▶ [WHAT NEEDS TO BE DONE] Give back only the lines in the records below from the one with "What is the" to the one with "Apply the simple", both inclusive, word for word.

========

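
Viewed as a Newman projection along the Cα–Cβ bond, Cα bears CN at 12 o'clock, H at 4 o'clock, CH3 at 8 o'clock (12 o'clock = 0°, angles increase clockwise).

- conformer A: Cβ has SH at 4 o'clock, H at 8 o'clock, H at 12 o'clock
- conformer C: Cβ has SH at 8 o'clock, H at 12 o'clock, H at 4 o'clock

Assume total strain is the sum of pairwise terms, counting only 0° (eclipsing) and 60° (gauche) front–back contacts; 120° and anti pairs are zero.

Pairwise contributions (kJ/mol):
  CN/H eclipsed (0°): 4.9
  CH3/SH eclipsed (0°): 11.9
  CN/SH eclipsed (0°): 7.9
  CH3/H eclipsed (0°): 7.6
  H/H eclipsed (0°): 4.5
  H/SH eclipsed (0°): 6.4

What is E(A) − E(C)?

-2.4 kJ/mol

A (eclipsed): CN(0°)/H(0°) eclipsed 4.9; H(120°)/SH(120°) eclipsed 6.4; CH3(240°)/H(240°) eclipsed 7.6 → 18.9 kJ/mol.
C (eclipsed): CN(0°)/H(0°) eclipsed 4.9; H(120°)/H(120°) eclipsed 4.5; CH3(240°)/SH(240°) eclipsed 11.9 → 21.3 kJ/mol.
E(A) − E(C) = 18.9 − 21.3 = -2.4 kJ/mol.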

========

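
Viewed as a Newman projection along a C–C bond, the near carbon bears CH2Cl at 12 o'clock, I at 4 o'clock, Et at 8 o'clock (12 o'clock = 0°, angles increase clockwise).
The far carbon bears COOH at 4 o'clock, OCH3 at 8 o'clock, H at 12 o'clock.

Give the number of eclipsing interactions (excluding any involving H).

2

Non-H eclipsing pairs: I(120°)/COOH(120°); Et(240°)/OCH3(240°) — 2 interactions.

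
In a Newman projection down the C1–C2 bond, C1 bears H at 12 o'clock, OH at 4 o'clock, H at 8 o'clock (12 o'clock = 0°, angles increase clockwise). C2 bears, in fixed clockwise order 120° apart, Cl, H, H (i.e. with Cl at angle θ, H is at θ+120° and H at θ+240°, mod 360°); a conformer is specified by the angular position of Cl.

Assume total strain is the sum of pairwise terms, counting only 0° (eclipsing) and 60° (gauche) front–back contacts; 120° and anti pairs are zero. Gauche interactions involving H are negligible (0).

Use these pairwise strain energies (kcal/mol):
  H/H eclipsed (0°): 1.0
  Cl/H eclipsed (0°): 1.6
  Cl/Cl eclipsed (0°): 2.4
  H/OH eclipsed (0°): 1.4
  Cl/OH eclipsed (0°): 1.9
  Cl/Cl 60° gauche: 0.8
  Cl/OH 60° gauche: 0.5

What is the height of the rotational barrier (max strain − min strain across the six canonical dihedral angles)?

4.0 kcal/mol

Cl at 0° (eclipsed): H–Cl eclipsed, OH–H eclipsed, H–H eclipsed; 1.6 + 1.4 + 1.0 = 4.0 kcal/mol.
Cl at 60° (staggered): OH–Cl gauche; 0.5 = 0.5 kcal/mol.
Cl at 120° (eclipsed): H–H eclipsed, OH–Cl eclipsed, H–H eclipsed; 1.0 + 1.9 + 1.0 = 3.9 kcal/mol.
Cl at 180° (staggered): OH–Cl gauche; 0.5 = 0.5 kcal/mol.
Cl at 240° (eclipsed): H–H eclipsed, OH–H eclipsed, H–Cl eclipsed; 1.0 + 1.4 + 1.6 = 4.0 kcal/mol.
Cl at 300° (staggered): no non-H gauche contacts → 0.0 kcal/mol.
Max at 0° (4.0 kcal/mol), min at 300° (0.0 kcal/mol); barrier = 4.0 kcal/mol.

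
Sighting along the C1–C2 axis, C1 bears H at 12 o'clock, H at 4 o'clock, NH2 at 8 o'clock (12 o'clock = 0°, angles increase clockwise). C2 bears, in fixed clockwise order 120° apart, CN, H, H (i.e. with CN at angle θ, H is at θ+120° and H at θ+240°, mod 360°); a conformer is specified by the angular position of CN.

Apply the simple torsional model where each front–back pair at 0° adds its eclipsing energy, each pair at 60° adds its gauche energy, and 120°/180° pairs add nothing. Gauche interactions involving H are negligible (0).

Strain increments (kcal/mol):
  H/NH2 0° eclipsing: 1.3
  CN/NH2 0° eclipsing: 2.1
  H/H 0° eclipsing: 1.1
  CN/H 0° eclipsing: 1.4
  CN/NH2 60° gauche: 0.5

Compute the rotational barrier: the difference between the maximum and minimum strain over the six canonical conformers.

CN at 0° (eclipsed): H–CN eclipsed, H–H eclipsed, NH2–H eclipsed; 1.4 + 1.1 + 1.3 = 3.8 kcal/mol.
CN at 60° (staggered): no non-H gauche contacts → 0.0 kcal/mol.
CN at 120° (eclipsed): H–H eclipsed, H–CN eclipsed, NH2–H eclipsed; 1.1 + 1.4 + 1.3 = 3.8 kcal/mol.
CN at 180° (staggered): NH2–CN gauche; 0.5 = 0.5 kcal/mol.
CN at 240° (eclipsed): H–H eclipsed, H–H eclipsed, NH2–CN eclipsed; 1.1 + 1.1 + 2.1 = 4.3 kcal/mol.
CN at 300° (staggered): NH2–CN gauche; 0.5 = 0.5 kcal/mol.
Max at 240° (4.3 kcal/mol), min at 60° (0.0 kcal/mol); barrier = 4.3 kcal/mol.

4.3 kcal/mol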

========

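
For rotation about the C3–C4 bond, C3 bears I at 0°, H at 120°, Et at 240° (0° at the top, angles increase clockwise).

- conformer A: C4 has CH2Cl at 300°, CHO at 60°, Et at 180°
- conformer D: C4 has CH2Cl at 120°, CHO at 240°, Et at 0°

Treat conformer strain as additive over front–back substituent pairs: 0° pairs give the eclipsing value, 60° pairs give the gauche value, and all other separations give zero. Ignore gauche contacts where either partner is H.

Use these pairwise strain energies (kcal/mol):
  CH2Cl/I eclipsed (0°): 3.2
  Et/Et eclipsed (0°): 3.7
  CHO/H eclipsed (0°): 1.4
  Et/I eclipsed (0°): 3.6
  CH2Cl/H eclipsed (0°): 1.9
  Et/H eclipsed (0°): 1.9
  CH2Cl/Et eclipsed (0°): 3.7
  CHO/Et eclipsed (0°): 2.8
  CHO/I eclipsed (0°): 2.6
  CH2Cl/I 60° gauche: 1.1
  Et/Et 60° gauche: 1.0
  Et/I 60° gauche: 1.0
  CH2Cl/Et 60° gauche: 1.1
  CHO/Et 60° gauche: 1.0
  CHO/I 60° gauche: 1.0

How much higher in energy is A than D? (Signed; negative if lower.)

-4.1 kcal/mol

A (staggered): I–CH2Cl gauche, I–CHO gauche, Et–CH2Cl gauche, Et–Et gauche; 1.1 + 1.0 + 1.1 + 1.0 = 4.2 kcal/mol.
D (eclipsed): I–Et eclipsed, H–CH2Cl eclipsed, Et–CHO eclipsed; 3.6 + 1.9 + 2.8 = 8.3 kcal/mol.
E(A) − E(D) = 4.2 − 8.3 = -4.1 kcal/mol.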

========

▶ [TASK RESULT]
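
What is the height of the rotational barrier (max strain − min strain across the six canonical dihedral angles)?

4.0 kcal/mol

Cl at 0° (eclipsed): H–Cl eclipsed, OH–H eclipsed, H–H eclipsed; 1.6 + 1.4 + 1.0 = 4.0 kcal/mol.
Cl at 60° (staggered): OH–Cl gauche; 0.5 = 0.5 kcal/mol.
Cl at 120° (eclipsed): H–H eclipsed, OH–Cl eclipsed, H–H eclipsed; 1.0 + 1.9 + 1.0 = 3.9 kcal/mol.
Cl at 180° (staggered): OH–Cl gauche; 0.5 = 0.5 kcal/mol.
Cl at 240° (eclipsed): H–H eclipsed, OH–H eclipsed, H–Cl eclipsed; 1.0 + 1.4 + 1.6 = 4.0 kcal/mol.
Cl at 300° (staggered): no non-H gauche contacts → 0.0 kcal/mol.
Max at 0° (4.0 kcal/mol), min at 300° (0.0 kcal/mol); barrier = 4.0 kcal/mol.

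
Sighting along the C1–C2 axis, C1 bears H at 12 o'clock, H at 4 o'clock, NH2 at 8 o'clock (12 o'clock = 0°, angles increase clockwise). C2 bears, in fixed clockwise order 120° apart, CN, H, H (i.e. with CN at angle θ, H is at θ+120° and H at θ+240°, mod 360°); a conformer is specified by the angular position of CN.

Apply the simple torsional model where each front–back pair at 0° adds its eclipsing energy, each pair at 60° adds its gauche energy, and 120°/180° pairs add nothing. Gauche interactions involving H are negligible (0).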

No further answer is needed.